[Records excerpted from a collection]
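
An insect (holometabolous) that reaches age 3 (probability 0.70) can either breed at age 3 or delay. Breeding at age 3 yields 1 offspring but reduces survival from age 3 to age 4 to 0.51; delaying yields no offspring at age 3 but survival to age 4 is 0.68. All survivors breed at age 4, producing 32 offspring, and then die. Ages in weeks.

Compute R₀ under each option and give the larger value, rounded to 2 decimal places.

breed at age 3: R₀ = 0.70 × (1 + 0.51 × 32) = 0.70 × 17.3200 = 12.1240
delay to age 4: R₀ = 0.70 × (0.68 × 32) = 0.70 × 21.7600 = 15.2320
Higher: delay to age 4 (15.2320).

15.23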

* * *

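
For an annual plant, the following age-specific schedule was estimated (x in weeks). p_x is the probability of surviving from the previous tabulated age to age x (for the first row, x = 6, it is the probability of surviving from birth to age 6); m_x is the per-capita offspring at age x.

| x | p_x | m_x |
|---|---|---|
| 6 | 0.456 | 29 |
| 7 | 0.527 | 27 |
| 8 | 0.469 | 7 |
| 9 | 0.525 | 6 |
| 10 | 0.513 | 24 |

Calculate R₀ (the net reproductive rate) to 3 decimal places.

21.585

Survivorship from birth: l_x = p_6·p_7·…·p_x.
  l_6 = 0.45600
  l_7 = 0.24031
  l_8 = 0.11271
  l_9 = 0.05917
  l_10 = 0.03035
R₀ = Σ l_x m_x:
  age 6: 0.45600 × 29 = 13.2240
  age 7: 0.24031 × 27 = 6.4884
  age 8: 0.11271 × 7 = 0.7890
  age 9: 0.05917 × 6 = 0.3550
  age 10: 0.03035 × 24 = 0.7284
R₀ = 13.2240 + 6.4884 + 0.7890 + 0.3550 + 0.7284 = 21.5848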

==

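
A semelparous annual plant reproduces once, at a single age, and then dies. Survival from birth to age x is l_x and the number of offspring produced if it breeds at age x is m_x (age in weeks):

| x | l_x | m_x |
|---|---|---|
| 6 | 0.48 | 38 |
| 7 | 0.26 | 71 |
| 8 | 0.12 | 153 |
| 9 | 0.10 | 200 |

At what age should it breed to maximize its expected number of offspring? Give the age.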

**Assignment**
Every line above from the line with "0.10 | 200 |" to the line with "At what age", inclusive, must be returned exactly; no other line belongs in the reply.

**Solution for this exercise**
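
| 9 | 0.10 | 200 |

At what age should it breed to maximize its expected number of offspring? Give the age.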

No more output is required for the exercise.